Given data:
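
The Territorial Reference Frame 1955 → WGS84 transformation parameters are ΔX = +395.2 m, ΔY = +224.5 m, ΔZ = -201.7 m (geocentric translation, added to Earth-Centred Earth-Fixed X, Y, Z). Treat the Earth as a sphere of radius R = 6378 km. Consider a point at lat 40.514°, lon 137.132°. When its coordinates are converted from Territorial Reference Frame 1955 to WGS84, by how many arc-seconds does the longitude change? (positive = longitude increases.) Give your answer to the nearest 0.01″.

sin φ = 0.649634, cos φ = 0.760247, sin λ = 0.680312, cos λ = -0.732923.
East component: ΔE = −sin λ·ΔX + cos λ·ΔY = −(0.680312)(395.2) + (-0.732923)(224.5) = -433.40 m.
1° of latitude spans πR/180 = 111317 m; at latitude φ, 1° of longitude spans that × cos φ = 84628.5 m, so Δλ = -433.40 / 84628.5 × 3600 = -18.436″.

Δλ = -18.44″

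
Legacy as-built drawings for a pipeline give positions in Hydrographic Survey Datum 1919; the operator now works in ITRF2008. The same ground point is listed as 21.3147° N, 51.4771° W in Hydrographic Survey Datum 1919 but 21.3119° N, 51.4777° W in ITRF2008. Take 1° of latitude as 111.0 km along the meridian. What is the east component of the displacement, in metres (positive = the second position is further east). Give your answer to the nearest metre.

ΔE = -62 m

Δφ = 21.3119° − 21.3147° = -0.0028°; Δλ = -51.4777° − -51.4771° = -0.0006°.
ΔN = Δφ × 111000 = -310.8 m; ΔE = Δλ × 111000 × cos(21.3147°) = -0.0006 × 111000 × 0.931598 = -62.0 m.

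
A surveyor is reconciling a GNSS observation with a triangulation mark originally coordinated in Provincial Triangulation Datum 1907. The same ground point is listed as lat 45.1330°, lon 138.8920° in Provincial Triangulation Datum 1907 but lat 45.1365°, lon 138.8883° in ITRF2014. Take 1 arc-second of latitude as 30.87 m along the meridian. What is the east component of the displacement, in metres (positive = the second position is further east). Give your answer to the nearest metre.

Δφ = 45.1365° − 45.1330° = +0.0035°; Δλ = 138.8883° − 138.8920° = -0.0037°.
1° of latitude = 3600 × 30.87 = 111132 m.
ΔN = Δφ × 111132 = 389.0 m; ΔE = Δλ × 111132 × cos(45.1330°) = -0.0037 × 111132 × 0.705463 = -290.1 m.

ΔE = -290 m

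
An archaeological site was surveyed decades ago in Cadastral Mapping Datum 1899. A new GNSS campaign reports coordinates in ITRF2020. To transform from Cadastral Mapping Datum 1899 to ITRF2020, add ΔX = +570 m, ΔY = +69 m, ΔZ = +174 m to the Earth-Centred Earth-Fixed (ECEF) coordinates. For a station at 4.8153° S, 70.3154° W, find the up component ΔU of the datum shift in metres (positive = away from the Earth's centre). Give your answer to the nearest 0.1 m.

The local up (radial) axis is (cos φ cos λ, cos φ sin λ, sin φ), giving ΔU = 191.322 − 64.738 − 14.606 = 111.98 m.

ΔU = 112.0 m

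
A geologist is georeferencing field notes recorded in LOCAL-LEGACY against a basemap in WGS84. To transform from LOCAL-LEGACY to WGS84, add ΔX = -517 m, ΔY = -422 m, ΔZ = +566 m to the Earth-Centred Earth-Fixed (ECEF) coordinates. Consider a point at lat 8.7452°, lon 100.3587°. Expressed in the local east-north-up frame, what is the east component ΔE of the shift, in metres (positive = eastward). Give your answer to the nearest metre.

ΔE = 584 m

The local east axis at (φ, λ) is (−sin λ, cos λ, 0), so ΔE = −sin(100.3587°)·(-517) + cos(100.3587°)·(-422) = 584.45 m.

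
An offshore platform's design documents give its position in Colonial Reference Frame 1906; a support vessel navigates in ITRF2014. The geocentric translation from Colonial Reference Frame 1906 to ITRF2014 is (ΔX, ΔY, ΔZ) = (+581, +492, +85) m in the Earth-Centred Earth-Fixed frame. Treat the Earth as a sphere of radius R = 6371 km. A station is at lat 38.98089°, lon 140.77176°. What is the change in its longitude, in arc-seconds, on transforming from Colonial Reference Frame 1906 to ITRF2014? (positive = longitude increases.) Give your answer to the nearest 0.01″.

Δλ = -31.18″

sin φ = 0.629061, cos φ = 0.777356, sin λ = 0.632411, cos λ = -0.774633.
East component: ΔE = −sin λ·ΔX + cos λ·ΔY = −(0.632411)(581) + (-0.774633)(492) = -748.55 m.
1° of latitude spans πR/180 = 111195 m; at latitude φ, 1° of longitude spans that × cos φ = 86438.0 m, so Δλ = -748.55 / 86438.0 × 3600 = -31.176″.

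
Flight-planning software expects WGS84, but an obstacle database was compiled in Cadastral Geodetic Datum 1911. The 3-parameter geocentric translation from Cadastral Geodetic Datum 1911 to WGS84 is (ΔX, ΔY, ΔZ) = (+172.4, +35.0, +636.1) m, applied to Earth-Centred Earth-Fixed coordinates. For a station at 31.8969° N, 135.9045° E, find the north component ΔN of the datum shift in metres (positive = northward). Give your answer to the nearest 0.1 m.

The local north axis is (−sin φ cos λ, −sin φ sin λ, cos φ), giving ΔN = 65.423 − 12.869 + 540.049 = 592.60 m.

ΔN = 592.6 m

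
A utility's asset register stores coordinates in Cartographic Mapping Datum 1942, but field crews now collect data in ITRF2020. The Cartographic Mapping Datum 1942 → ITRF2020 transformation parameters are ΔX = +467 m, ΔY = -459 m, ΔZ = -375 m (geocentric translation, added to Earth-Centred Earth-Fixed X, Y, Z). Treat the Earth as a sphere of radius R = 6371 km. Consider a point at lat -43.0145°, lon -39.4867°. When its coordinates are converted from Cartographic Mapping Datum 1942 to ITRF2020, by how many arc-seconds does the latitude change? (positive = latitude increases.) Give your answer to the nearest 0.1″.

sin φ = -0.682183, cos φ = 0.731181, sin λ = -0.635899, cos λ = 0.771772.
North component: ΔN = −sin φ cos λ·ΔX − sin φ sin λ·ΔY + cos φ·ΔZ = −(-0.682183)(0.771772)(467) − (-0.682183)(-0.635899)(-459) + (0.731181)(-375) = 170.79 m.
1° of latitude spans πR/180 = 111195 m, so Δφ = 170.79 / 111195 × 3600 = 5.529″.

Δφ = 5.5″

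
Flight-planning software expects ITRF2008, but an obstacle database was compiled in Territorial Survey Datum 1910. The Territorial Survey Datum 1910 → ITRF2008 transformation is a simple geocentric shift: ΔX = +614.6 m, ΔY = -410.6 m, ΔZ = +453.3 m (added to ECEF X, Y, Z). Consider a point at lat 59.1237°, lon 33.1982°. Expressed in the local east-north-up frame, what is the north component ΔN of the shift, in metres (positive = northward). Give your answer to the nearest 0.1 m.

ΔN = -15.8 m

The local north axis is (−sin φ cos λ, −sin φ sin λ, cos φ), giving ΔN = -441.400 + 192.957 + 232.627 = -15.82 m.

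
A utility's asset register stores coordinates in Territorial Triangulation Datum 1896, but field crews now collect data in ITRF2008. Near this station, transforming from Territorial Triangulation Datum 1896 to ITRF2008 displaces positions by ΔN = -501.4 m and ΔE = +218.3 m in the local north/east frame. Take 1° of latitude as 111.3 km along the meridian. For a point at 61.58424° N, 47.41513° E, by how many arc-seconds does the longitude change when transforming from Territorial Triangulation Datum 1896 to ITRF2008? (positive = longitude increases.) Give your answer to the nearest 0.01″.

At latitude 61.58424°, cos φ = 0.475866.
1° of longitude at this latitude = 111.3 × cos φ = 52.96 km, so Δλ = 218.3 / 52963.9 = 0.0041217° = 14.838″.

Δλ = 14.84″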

What is required:
Every line above should be printed again exactly as it stands.

Task solution:
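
The Territorial Reference Frame 1955 → WGS84 transformation parameters are ΔX = +395.2 m, ΔY = +224.5 m, ΔZ = -201.7 m (geocentric translation, added to Earth-Centred Earth-Fixed X, Y, Z). Treat the Earth as a sphere of radius R = 6378 km. Consider a point at lat 40.514°, lon 137.132°. When its coordinates are converted from Territorial Reference Frame 1955 to WGS84, by how many arc-seconds does the longitude change? (positive = longitude increases.) Give your answer to the nearest 0.01″.

sin φ = 0.649634, cos φ = 0.760247, sin λ = 0.680312, cos λ = -0.732923.
East component: ΔE = −sin λ·ΔX + cos λ·ΔY = −(0.680312)(395.2) + (-0.732923)(224.5) = -433.40 m.
1° of latitude spans πR/180 = 111317 m; at latitude φ, 1° of longitude spans that × cos φ = 84628.5 m, so Δλ = -433.40 / 84628.5 × 3600 = -18.436″.

Δλ = -18.44″

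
Legacy as-built drawings for a pipeline give positions in Hydrographic Survey Datum 1919; the operator now works in ITRF2008. The same ground point is listed as 21.3147° N, 51.4771° W in Hydrographic Survey Datum 1919 but 21.3119° N, 51.4777° W in ITRF2008. Take 1° of latitude as 111.0 km along the meridian. What is the east component of the displacement, in metres (positive = the second position is further east). Give your answer to the nearest metre.

ΔE = -62 m

Δφ = 21.3119° − 21.3147° = -0.0028°; Δλ = -51.4777° − -51.4771° = -0.0006°.
ΔN = Δφ × 111000 = -310.8 m; ΔE = Δλ × 111000 × cos(21.3147°) = -0.0006 × 111000 × 0.931598 = -62.0 m.

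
A surveyor is reconciling a GNSS observation with a triangulation mark originally coordinated in Provincial Triangulation Datum 1907. The same ground point is listed as lat 45.1330°, lon 138.8920° in Provincial Triangulation Datum 1907 but lat 45.1365°, lon 138.8883° in ITRF2014. Take 1 arc-second of latitude as 30.87 m along the meridian. What is the east component of the displacement, in metres (positive = the second position is further east). Give your answer to the nearest metre.

Δφ = 45.1365° − 45.1330° = +0.0035°; Δλ = 138.8883° − 138.8920° = -0.0037°.
1° of latitude = 3600 × 30.87 = 111132 m.
ΔN = Δφ × 111132 = 389.0 m; ΔE = Δλ × 111132 × cos(45.1330°) = -0.0037 × 111132 × 0.705463 = -290.1 m.

ΔE = -290 m

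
An archaeological site was surveyed decades ago in Cadastral Mapping Datum 1899. A new GNSS campaign reports coordinates in ITRF2020. To transform from Cadastral Mapping Datum 1899 to ITRF2020, add ΔX = +570 m, ΔY = +69 m, ΔZ = +174 m to the Earth-Centred Earth-Fixed (ECEF) coordinates. For a station at 4.8153° S, 70.3154° W, find the up component ΔU of the datum shift in metres (positive = away from the Earth's centre). Give your answer to the nearest 0.1 m.

The local up (radial) axis is (cos φ cos λ, cos φ sin λ, sin φ), giving ΔU = 191.322 − 64.738 − 14.606 = 111.98 m.

ΔU = 112.0 m

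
A geologist is georeferencing field notes recorded in LOCAL-LEGACY against a basemap in WGS84. To transform from LOCAL-LEGACY to WGS84, add ΔX = -517 m, ΔY = -422 m, ΔZ = +566 m to the Earth-Centred Earth-Fixed (ECEF) coordinates. Consider a point at lat 8.7452°, lon 100.3587°. Expressed in the local east-north-up frame, what is the east component ΔE of the shift, in metres (positive = eastward). Give your answer to the nearest metre.

ΔE = 584 m

The local east axis at (φ, λ) is (−sin λ, cos λ, 0), so ΔE = −sin(100.3587°)·(-517) + cos(100.3587°)·(-422) = 584.45 m.

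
An offshore platform's design documents give its position in Colonial Reference Frame 1906; a support vessel navigates in ITRF2014. The geocentric translation from Colonial Reference Frame 1906 to ITRF2014 is (ΔX, ΔY, ΔZ) = (+581, +492, +85) m in the Earth-Centred Earth-Fixed frame. Treat the Earth as a sphere of radius R = 6371 km. A station is at lat 38.98089°, lon 140.77176°. What is the change in its longitude, in arc-seconds, on transforming from Colonial Reference Frame 1906 to ITRF2014? (positive = longitude increases.) Give your answer to the nearest 0.01″.

Δλ = -31.18″

sin φ = 0.629061, cos φ = 0.777356, sin λ = 0.632411, cos λ = -0.774633.
East component: ΔE = −sin λ·ΔX + cos λ·ΔY = −(0.632411)(581) + (-0.774633)(492) = -748.55 m.
1° of latitude spans πR/180 = 111195 m; at latitude φ, 1° of longitude spans that × cos φ = 86438.0 m, so Δλ = -748.55 / 86438.0 × 3600 = -31.176″.

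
Flight-planning software expects WGS84, but an obstacle database was compiled in Cadastral Geodetic Datum 1911. The 3-parameter geocentric translation from Cadastral Geodetic Datum 1911 to WGS84 is (ΔX, ΔY, ΔZ) = (+172.4, +35.0, +636.1) m, applied to Earth-Centred Earth-Fixed coordinates. For a station at 31.8969° N, 135.9045° E, find the north component ΔN of the datum shift in metres (positive = northward). Give your answer to the nearest 0.1 m.

The local north axis is (−sin φ cos λ, −sin φ sin λ, cos φ), giving ΔN = 65.423 − 12.869 + 540.049 = 592.60 m.

ΔN = 592.6 m

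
A utility's asset register stores coordinates in Cartographic Mapping Datum 1942, but field crews now collect data in ITRF2020. The Cartographic Mapping Datum 1942 → ITRF2020 transformation parameters are ΔX = +467 m, ΔY = -459 m, ΔZ = -375 m (geocentric translation, added to Earth-Centred Earth-Fixed X, Y, Z). Treat the Earth as a sphere of radius R = 6371 km. Consider a point at lat -43.0145°, lon -39.4867°. When its coordinates are converted from Cartographic Mapping Datum 1942 to ITRF2020, by how many arc-seconds does the latitude change? (positive = latitude increases.) Give your answer to the nearest 0.1″.

sin φ = -0.682183, cos φ = 0.731181, sin λ = -0.635899, cos λ = 0.771772.
North component: ΔN = −sin φ cos λ·ΔX − sin φ sin λ·ΔY + cos φ·ΔZ = −(-0.682183)(0.771772)(467) − (-0.682183)(-0.635899)(-459) + (0.731181)(-375) = 170.79 m.
1° of latitude spans πR/180 = 111195 m, so Δφ = 170.79 / 111195 × 3600 = 5.529″.

Δφ = 5.5″

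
Flight-planning software expects ITRF2008, but an obstacle database was compiled in Territorial Survey Datum 1910. The Territorial Survey Datum 1910 → ITRF2008 transformation is a simple geocentric shift: ΔX = +614.6 m, ΔY = -410.6 m, ΔZ = +453.3 m (added to ECEF X, Y, Z). Consider a point at lat 59.1237°, lon 33.1982°. Expressed in the local east-north-up frame, what is the north component ΔN of the shift, in metres (positive = northward). Give your answer to the nearest 0.1 m.

ΔN = -15.8 m

The local north axis is (−sin φ cos λ, −sin φ sin λ, cos φ), giving ΔN = -441.400 + 192.957 + 232.627 = -15.82 m.

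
A utility's asset register stores coordinates in Territorial Triangulation Datum 1896, but field crews now collect data in ITRF2008. Near this station, transforming from Territorial Triangulation Datum 1896 to ITRF2008 displaces positions by ΔN = -501.4 m and ΔE = +218.3 m in the local north/east frame. Take 1° of latitude as 111.3 km along the meridian. For a point at 61.58424° N, 47.41513° E, by how many arc-seconds does the longitude change when transforming from Territorial Triangulation Datum 1896 to ITRF2008? (positive = longitude increases.) Give your answer to the nearest 0.01″.

At latitude 61.58424°, cos φ = 0.475866.
1° of longitude at this latitude = 111.3 × cos φ = 52.96 km, so Δλ = 218.3 / 52963.9 = 0.0041217° = 14.838″.

Δλ = 14.84″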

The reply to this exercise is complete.